## Problem to solve
Only the lines that hold "axis" should be in the answer, each copied from the data below.
_ _ _
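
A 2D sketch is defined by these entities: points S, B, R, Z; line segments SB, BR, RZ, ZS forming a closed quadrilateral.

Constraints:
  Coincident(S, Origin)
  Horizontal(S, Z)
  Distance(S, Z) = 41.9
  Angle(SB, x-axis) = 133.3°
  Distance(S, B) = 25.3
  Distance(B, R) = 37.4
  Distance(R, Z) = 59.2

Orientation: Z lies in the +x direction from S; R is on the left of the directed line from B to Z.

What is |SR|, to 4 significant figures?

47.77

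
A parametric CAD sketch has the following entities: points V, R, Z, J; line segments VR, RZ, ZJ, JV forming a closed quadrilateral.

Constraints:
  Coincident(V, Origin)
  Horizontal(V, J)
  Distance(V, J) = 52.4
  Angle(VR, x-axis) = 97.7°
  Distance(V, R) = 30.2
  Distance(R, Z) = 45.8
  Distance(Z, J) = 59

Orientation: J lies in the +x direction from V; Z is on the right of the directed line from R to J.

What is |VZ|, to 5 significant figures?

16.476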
_ _ _
## Answer box
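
  Angle(SB, x-axis) = 133.3°
  Angle(VR, x-axis) = 97.7°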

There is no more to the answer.